[[ Working data open ]]

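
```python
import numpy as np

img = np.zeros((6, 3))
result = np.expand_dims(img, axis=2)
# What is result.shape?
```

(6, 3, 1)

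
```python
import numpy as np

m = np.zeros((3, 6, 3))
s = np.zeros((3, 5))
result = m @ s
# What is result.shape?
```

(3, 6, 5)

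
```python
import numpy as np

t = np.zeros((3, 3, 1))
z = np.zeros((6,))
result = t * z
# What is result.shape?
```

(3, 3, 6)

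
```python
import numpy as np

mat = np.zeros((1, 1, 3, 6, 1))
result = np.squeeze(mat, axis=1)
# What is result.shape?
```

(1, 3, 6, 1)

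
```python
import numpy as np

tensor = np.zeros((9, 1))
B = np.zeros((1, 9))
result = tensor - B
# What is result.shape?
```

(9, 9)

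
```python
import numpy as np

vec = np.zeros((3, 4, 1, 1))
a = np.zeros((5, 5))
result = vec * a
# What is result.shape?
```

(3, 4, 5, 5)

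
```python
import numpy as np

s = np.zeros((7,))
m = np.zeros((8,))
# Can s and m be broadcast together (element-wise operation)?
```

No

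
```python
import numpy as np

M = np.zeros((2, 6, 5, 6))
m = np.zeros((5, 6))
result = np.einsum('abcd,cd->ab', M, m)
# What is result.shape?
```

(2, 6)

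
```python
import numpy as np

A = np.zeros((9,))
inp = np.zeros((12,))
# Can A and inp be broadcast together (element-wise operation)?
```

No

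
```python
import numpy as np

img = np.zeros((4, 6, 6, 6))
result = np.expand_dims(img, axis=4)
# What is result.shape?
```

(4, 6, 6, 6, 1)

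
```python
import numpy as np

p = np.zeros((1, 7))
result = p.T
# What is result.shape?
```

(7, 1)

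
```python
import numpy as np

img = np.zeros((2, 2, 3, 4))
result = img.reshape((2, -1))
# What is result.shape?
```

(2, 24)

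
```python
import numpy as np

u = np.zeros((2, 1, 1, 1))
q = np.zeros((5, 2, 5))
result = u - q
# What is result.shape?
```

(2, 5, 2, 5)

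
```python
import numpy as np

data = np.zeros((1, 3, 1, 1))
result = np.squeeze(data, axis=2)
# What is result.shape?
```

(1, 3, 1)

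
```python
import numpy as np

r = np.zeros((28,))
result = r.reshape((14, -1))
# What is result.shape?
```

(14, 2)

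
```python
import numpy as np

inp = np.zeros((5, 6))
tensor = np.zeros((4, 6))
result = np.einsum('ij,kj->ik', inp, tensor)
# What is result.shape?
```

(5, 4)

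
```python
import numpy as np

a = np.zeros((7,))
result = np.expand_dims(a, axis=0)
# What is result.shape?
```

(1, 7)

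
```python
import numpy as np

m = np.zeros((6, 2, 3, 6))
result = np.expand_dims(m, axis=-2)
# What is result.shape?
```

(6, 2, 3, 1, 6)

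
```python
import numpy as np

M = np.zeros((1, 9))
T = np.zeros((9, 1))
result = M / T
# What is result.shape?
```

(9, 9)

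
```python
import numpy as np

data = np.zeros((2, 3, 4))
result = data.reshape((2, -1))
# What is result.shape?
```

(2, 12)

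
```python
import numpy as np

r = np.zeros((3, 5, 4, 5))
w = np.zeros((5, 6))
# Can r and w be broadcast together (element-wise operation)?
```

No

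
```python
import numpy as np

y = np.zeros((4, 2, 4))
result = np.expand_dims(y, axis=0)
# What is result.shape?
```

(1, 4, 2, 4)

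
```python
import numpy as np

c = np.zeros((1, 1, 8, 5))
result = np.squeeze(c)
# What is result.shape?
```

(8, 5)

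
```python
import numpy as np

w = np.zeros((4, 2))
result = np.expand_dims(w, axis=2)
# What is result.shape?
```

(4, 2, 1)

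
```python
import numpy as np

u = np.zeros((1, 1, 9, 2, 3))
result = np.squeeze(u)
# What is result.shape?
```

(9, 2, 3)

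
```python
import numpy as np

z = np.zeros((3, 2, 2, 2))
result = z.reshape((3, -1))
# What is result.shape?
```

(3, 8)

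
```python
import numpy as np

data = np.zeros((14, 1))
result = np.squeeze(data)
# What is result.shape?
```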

[[ Working data closed ]]

Which lines above hold the string "tensor"? Show each of them.

◆ Answer space:
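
tensor = np.zeros((9, 1))
result = tensor - B
tensor = np.zeros((4, 6))
result = np.einsum('ij,kj->ik', inp, tensor)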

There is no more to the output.